--- Dataset extract Enclosed Below ---

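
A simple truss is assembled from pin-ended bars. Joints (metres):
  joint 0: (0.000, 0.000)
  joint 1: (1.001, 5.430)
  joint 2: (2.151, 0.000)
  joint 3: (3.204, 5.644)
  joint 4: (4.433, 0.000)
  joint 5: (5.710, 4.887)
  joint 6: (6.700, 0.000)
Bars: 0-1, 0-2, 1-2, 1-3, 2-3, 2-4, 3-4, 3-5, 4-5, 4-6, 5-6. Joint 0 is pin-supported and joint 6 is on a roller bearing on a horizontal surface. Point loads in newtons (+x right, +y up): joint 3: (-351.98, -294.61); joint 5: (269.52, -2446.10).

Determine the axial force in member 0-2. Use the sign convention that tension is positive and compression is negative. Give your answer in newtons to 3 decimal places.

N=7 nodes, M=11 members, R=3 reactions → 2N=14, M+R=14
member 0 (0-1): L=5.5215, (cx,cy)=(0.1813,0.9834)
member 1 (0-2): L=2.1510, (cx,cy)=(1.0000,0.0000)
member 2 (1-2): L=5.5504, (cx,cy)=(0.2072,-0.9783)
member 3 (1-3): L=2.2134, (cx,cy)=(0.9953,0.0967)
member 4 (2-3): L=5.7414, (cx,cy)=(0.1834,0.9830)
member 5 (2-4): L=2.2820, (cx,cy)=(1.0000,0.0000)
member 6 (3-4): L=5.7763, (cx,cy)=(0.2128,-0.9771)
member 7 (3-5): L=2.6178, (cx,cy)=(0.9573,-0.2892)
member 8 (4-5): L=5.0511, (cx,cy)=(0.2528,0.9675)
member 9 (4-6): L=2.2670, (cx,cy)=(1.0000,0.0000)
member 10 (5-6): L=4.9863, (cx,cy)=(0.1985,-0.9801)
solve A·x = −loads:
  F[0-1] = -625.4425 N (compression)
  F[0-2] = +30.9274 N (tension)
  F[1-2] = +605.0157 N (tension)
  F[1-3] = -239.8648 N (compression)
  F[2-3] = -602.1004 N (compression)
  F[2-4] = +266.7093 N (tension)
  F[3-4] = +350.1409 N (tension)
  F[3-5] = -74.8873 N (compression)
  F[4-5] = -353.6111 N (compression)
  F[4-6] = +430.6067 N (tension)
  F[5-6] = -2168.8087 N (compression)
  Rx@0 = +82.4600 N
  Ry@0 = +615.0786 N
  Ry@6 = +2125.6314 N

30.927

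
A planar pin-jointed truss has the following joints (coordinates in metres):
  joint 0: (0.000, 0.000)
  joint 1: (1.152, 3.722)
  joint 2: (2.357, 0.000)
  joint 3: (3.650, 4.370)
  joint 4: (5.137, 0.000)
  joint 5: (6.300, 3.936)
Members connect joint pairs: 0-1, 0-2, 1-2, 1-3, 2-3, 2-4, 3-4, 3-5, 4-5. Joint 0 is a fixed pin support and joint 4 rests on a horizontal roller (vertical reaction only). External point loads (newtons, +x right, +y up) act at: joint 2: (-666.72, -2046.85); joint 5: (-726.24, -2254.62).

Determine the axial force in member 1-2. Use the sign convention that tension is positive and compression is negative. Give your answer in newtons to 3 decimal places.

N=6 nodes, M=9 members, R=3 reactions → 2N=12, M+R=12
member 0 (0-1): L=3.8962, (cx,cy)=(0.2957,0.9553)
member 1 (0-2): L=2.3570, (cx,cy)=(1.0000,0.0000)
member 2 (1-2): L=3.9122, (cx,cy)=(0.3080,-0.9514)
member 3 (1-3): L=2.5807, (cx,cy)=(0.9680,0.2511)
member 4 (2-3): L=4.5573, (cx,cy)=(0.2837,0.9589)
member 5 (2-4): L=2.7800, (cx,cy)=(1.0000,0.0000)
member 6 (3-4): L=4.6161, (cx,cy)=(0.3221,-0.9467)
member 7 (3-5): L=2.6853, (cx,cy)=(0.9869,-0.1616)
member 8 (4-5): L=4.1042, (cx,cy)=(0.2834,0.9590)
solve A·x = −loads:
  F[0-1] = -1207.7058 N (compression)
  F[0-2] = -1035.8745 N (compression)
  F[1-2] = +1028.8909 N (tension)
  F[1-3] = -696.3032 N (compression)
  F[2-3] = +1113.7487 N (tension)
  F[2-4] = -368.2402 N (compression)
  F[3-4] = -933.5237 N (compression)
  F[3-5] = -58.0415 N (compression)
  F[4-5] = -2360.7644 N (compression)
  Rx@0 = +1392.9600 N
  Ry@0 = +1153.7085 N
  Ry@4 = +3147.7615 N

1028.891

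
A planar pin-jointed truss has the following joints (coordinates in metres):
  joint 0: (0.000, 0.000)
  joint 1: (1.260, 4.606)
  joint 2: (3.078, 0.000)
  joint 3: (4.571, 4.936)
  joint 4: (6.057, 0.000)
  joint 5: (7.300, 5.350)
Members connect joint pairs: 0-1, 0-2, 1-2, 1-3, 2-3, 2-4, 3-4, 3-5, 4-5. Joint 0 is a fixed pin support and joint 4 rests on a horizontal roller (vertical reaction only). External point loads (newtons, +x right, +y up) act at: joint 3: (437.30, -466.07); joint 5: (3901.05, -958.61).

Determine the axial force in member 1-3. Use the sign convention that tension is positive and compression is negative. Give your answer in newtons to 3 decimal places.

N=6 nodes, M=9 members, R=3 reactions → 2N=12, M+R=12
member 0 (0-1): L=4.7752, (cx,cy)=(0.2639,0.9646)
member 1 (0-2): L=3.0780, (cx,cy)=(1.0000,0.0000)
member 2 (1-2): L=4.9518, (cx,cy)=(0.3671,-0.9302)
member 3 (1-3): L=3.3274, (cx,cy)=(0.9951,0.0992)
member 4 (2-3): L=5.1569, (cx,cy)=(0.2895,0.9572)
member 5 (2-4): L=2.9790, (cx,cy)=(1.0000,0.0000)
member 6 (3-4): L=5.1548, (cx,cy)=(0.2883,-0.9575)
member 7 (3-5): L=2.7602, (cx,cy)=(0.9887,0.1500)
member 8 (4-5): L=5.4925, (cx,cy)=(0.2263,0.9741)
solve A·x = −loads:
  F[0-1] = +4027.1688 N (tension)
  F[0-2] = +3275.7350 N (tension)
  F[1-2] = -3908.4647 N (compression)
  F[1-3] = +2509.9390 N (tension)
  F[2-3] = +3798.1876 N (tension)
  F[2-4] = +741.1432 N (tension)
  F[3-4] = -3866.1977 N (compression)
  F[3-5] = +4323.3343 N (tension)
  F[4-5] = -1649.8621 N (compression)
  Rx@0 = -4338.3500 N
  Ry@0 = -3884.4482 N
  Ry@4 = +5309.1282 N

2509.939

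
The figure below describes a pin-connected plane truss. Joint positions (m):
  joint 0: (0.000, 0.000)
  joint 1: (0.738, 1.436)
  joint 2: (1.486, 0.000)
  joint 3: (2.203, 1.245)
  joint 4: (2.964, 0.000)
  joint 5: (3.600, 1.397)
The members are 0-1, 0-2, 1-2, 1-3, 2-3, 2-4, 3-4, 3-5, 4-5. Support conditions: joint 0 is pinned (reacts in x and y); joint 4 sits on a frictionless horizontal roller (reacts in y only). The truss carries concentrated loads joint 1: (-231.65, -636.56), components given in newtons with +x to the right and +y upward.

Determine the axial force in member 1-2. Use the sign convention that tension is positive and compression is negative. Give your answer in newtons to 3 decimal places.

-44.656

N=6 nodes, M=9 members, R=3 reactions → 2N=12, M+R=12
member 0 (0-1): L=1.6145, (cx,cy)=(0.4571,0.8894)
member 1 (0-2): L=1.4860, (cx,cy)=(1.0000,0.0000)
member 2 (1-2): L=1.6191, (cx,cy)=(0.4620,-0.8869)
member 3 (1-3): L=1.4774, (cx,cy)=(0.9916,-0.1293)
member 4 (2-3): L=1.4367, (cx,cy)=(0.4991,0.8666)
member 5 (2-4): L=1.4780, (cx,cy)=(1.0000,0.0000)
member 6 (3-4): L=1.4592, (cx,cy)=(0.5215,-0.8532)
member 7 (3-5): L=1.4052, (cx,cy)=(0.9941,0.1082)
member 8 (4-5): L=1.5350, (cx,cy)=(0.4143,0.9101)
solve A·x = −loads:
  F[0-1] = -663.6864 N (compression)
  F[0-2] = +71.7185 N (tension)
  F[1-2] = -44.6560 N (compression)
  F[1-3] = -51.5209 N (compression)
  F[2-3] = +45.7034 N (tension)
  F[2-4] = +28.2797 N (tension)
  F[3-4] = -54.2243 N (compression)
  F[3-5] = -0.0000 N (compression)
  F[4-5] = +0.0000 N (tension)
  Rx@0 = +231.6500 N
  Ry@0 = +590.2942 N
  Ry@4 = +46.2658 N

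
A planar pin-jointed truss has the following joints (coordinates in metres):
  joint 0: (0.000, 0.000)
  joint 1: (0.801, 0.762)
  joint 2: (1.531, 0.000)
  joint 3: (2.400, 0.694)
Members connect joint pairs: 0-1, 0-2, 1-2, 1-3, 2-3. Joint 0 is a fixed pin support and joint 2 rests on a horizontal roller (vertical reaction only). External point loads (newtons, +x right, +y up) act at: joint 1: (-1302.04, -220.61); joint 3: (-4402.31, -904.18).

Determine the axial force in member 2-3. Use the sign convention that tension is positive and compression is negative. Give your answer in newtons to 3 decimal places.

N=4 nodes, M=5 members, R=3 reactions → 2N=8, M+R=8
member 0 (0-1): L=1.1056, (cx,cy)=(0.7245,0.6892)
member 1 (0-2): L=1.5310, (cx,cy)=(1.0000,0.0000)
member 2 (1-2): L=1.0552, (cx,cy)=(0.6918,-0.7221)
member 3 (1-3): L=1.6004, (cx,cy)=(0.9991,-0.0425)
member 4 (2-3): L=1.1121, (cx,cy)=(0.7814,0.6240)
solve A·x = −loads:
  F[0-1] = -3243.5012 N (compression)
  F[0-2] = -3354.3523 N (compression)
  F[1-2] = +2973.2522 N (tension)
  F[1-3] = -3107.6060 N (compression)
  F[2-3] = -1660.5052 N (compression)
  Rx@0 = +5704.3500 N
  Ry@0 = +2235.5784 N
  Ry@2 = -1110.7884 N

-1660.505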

--- End of Enclosed Dataset extract ---

* _Task_
From the data above, report how many lines include the string "fixed". The number alone will do.

* _Expected answer_
3